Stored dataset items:
'''
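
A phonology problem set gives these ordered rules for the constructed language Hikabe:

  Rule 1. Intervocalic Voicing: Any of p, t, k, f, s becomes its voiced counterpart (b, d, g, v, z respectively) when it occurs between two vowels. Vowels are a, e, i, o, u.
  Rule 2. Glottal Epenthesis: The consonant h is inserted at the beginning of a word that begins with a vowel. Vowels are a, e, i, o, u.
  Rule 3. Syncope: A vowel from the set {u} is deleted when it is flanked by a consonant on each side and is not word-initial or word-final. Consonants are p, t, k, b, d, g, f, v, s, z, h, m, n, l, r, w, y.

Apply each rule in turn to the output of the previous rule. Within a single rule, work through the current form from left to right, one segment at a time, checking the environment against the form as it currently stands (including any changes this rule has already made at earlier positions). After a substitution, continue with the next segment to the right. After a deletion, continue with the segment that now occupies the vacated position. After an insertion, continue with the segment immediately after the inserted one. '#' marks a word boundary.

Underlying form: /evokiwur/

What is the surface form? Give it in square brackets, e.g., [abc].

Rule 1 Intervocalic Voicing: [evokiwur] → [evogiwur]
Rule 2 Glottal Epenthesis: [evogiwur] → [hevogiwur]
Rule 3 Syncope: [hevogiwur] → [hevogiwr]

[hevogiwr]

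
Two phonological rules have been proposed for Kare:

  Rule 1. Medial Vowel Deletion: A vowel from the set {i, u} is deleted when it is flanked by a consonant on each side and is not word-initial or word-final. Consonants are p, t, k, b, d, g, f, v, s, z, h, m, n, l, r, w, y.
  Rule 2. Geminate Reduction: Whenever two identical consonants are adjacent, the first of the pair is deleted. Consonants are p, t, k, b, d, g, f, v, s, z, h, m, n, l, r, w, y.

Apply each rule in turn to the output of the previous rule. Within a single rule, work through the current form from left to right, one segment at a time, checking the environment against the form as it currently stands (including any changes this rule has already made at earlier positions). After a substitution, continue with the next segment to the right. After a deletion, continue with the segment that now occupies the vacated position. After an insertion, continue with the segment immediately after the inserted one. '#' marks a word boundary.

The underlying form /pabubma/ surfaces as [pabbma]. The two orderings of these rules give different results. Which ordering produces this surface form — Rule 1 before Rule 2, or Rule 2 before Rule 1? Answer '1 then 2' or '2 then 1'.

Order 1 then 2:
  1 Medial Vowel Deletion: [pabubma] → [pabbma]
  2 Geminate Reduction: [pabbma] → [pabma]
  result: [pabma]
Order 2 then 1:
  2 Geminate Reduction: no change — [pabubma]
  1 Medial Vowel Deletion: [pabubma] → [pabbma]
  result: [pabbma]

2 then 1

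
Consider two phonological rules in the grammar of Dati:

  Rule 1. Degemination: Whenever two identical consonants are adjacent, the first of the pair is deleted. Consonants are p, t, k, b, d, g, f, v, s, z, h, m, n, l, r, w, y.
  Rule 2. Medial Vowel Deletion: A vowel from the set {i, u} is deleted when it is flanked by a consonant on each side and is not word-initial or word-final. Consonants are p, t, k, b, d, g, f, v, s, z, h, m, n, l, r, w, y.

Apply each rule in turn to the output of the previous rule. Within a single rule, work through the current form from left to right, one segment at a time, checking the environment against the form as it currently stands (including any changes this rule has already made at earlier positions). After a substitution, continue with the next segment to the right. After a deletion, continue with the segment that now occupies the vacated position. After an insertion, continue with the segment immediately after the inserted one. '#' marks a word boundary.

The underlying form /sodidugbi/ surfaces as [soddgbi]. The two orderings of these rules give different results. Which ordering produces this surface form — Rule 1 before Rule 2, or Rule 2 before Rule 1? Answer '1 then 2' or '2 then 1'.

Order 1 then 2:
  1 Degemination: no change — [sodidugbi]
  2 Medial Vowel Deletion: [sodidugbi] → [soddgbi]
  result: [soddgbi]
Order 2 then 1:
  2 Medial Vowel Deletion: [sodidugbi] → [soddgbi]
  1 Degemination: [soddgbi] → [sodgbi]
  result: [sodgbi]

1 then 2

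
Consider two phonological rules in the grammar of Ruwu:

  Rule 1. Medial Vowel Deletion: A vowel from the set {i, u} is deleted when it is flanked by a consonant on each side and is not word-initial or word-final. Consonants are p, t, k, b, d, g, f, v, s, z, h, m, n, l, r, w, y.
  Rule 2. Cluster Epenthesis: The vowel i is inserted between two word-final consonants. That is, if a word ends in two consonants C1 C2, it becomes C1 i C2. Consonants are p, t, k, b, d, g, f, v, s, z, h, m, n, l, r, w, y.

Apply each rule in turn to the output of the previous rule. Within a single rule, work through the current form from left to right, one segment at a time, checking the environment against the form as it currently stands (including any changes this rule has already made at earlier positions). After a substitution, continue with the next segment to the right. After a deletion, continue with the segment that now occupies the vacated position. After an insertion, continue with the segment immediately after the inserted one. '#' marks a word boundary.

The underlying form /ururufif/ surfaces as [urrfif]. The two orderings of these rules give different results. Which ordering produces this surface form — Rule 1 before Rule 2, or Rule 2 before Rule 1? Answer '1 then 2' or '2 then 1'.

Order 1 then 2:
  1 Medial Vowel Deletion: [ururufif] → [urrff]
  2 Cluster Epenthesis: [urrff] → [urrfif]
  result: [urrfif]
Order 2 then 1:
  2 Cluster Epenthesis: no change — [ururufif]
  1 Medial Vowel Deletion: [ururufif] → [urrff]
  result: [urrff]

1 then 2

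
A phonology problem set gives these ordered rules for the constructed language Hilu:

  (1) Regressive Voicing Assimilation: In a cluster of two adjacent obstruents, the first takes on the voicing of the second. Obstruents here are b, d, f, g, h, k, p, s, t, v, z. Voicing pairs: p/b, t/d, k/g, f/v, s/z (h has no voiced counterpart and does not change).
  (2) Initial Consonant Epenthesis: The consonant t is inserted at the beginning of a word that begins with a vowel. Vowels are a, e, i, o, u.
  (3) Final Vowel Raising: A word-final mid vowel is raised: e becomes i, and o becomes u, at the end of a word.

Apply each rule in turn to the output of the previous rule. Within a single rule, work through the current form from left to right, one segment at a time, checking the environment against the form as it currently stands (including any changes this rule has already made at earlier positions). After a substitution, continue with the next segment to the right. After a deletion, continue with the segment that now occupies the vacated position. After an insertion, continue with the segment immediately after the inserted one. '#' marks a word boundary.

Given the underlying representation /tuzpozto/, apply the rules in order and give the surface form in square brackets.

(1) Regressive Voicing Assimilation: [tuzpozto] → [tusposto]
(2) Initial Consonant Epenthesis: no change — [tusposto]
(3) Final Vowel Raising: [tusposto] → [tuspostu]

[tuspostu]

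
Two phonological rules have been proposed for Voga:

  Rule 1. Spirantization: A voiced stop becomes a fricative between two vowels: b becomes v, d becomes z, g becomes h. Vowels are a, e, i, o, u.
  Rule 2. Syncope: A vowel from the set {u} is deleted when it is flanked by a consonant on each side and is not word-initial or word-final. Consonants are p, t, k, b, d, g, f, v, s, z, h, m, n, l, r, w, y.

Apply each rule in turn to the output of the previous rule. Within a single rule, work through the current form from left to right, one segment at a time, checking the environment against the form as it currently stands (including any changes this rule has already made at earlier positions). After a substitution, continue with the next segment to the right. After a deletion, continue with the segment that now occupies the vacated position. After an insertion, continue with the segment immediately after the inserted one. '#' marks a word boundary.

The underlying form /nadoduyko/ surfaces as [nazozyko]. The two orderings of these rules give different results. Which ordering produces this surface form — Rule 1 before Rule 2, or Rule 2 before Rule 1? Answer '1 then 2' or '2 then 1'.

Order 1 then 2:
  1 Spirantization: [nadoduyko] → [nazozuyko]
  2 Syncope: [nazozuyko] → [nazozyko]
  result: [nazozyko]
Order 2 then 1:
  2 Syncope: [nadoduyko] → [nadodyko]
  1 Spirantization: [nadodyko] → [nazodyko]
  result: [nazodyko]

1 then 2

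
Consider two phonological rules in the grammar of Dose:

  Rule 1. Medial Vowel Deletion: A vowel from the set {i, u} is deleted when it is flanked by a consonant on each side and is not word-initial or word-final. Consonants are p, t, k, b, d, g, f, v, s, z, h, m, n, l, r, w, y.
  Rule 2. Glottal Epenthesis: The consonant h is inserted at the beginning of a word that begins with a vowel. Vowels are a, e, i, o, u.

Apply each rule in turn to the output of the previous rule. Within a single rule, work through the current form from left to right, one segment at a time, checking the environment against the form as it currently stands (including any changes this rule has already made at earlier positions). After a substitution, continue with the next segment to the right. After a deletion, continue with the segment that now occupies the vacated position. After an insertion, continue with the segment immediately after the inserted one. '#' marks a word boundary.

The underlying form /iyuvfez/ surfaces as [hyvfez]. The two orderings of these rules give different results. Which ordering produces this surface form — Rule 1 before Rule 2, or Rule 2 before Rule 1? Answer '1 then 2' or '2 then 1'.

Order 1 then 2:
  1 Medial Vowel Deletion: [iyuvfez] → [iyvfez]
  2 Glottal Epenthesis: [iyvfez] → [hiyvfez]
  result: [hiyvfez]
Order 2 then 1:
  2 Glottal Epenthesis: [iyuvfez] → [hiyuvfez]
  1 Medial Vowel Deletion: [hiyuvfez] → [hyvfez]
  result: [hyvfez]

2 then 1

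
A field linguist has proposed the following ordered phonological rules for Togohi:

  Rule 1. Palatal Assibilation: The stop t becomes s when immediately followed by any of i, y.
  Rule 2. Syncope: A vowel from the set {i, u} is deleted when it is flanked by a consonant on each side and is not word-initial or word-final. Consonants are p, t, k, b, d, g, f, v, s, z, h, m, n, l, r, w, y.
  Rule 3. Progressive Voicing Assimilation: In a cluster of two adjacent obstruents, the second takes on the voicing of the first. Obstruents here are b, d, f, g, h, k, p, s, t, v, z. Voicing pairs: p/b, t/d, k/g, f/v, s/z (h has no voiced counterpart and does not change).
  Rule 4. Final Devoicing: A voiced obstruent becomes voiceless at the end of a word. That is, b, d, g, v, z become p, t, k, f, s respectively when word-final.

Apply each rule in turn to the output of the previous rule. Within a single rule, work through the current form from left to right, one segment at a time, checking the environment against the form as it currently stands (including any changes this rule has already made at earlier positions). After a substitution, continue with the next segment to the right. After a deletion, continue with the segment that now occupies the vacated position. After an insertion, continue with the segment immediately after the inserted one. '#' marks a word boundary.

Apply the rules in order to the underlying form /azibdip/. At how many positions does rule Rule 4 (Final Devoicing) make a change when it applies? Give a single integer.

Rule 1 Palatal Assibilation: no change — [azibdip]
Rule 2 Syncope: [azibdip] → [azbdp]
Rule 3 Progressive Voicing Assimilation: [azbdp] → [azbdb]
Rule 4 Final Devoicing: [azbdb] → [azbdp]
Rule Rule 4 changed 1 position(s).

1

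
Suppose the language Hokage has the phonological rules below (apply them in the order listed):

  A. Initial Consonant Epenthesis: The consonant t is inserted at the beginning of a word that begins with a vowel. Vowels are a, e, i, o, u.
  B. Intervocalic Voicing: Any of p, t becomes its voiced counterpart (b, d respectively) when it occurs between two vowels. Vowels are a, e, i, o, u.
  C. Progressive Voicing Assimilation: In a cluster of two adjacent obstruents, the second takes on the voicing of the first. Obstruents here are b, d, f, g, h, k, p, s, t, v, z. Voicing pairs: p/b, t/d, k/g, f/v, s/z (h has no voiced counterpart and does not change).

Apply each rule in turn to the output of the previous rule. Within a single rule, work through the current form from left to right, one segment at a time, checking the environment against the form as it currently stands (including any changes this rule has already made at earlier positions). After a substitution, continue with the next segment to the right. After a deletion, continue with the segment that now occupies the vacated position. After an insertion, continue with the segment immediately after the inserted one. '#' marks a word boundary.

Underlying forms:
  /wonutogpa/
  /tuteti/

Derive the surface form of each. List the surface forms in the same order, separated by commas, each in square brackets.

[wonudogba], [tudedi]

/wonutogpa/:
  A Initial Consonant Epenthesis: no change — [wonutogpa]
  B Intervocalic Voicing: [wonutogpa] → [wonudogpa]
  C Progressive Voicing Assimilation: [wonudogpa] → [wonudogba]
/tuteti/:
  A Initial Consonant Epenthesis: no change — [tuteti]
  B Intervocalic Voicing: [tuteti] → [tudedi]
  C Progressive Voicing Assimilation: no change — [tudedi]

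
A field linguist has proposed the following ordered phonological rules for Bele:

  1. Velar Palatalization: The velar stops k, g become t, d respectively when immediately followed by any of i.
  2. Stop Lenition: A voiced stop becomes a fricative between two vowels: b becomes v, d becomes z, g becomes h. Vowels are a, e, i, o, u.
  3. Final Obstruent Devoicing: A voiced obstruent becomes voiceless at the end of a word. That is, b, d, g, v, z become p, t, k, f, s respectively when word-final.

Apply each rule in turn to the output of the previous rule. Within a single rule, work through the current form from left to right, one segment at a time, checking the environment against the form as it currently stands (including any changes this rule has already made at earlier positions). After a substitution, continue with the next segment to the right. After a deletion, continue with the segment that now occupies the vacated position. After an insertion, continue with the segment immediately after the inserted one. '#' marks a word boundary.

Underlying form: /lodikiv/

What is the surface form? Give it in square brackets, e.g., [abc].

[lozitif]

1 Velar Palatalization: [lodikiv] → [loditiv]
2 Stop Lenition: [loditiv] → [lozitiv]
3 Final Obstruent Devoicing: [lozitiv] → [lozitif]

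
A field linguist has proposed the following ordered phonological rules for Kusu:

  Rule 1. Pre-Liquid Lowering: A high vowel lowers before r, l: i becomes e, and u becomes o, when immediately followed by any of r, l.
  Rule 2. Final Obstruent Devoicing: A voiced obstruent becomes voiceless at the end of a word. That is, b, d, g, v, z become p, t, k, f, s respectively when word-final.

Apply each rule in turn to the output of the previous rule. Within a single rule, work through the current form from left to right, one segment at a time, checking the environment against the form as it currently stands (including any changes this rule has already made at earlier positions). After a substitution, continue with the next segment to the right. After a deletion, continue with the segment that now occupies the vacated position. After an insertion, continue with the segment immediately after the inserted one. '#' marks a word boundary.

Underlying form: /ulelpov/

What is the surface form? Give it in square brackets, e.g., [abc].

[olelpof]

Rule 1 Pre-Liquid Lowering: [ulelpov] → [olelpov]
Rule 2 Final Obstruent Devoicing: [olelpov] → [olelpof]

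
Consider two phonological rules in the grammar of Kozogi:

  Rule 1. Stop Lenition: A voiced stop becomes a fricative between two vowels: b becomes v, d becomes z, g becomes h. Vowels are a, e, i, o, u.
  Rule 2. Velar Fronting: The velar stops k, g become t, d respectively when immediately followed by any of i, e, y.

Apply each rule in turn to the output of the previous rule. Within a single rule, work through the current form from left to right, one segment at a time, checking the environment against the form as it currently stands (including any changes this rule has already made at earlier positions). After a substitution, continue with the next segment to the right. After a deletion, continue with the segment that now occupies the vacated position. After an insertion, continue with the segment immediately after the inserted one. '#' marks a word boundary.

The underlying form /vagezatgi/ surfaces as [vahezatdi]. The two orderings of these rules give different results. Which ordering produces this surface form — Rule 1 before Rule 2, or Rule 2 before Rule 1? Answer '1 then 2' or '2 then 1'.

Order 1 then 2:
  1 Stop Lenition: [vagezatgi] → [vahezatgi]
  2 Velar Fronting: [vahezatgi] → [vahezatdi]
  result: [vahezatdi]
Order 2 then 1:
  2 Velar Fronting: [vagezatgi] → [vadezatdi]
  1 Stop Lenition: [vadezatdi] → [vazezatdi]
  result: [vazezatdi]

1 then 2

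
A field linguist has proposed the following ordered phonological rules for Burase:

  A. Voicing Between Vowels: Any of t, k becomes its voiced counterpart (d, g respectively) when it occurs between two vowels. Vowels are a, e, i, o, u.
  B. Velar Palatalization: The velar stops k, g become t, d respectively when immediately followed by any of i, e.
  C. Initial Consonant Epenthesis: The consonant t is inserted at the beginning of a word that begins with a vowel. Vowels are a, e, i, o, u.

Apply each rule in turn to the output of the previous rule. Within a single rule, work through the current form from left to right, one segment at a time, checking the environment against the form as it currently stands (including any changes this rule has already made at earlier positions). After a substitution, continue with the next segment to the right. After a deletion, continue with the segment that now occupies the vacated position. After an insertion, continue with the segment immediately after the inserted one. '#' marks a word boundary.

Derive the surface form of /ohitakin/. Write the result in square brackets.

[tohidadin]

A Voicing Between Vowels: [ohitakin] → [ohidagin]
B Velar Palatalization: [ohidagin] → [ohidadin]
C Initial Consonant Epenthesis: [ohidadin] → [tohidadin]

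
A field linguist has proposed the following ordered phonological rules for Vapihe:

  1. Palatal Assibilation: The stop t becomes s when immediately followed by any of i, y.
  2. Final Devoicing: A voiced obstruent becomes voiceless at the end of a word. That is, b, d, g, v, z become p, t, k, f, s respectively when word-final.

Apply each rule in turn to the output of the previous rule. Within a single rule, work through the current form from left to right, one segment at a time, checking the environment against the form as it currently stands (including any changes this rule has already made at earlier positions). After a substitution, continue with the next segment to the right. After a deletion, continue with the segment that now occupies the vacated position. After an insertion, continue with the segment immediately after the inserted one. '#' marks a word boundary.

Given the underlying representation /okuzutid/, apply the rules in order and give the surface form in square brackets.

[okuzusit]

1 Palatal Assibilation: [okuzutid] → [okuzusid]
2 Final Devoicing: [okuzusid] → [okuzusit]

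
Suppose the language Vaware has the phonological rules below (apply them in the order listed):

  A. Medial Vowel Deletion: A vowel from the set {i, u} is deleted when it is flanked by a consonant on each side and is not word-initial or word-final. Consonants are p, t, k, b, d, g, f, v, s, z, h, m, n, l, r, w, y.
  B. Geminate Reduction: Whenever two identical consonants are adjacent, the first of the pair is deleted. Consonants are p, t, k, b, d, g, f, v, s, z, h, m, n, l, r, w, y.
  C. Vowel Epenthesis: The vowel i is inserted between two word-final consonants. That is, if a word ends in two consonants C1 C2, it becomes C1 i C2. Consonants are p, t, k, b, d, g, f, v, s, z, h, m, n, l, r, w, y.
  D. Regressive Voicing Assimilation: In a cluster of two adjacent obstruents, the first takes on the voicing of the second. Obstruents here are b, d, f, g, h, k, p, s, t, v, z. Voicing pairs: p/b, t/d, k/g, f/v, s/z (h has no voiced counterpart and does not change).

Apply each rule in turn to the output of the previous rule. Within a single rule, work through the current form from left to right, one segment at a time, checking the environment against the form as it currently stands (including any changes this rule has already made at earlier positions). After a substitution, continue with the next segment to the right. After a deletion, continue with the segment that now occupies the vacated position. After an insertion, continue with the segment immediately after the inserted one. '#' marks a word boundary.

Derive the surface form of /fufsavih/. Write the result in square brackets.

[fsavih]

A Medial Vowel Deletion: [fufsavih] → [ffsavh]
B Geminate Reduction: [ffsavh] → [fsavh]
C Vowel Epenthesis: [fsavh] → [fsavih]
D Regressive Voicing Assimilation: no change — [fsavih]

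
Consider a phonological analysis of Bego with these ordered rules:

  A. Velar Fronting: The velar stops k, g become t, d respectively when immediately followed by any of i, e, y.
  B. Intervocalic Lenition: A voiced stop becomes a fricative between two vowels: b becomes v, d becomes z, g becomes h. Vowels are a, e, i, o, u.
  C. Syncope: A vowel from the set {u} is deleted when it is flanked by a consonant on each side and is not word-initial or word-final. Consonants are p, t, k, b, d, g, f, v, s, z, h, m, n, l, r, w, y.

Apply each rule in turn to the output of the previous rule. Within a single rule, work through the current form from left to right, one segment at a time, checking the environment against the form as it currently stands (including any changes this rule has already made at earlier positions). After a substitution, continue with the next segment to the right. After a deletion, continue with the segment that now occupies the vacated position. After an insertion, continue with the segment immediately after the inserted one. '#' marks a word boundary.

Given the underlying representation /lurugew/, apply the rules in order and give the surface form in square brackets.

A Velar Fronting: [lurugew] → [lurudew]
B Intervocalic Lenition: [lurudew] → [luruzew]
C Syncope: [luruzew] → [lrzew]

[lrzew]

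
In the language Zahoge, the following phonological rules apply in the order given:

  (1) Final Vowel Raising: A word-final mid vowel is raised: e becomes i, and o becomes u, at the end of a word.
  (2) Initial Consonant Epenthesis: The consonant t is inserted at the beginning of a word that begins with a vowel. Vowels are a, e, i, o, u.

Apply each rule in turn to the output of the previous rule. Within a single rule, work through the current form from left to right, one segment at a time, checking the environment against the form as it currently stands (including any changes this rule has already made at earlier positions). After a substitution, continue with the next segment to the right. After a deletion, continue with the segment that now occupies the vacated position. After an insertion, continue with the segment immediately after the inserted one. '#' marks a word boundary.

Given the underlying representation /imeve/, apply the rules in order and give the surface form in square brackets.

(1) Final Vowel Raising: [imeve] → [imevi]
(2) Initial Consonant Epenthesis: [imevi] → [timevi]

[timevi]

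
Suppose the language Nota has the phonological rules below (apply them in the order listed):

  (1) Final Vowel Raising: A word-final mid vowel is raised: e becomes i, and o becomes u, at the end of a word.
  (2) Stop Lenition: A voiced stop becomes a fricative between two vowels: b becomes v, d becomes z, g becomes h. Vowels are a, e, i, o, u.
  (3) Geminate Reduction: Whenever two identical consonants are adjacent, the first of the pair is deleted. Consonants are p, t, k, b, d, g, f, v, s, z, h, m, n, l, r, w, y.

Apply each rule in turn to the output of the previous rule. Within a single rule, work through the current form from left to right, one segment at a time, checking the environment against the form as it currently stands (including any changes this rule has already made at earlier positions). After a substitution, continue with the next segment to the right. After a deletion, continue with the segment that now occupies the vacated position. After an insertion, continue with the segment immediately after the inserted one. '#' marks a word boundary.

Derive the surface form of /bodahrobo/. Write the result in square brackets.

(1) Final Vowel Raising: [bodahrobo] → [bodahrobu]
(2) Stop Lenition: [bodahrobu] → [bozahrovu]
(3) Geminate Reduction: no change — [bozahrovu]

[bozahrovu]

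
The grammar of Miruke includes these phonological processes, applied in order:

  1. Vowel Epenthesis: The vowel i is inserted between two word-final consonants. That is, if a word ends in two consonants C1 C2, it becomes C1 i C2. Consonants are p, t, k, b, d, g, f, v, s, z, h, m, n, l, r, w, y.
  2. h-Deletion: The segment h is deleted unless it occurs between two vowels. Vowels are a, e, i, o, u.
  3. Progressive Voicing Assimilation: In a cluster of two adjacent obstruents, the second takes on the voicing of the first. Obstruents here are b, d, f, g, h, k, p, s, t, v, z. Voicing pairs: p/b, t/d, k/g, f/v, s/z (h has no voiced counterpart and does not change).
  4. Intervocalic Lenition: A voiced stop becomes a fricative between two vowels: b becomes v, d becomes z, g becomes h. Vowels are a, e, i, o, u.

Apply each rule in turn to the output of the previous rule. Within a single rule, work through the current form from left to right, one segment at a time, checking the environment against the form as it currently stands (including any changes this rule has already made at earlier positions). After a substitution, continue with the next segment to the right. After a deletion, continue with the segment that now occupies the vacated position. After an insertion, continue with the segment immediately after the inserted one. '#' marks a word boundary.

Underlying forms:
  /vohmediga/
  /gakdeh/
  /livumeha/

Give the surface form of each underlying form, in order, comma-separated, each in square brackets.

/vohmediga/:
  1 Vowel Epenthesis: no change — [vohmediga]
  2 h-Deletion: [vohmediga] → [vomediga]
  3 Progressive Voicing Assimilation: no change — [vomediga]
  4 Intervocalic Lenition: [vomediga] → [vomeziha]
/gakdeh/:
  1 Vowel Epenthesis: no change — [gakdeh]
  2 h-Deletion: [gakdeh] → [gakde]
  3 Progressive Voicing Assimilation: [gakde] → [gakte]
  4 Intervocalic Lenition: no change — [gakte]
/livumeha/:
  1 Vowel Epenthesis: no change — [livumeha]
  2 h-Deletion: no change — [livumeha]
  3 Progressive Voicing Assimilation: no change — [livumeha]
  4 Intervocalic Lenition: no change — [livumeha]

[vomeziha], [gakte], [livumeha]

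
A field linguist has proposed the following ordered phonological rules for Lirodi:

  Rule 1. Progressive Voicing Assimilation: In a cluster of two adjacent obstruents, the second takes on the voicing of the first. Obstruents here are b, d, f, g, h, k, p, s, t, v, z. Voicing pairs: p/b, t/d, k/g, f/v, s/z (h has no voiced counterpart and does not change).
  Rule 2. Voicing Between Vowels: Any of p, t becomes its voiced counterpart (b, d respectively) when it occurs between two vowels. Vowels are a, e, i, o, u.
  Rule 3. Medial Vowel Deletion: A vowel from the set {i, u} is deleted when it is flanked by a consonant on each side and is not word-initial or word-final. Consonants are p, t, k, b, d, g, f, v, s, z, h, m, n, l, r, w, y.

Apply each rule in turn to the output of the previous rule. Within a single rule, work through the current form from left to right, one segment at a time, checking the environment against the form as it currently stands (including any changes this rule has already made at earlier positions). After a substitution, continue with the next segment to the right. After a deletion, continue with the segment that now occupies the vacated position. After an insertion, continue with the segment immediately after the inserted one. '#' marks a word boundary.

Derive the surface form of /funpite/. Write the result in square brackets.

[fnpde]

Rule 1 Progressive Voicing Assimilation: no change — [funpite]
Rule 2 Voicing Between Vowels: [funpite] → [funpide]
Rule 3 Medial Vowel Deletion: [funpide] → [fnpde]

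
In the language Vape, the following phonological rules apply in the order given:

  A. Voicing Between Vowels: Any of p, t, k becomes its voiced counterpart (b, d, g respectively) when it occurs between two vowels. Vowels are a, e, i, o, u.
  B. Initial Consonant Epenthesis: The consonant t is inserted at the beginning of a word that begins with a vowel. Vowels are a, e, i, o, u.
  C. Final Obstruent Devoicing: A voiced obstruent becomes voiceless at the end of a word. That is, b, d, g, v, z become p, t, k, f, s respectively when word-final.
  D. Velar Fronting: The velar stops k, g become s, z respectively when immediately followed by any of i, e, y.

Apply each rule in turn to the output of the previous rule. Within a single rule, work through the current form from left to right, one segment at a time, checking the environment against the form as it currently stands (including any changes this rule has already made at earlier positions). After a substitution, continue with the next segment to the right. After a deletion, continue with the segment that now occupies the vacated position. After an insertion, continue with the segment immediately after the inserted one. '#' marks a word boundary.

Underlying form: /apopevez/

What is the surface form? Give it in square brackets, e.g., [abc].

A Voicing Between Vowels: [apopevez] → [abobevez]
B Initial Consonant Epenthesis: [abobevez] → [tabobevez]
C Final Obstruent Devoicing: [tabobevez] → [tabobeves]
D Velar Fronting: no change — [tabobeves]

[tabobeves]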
'''
With the first line of the records as the start and the line holding "Rule 3. Syncope: A" as the end, please copy exactly those lines and no others.

## Answer below
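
A phonology problem set gives these ordered rules for the constructed language Hikabe:

  Rule 1. Intervocalic Voicing: Any of p, t, k, f, s becomes its voiced counterpart (b, d, g, v, z respectively) when it occurs between two vowels. Vowels are a, e, i, o, u.
  Rule 2. Glottal Epenthesis: The consonant h is inserted at the beginning of a word that begins with a vowel. Vowels are a, e, i, o, u.
  Rule 3. Syncope: A vowel from the set {u} is deleted when it is flanked by a consonant on each side and is not word-initial or word-final. Consonants are p, t, k, b, d, g, f, v, s, z, h, m, n, l, r, w, y.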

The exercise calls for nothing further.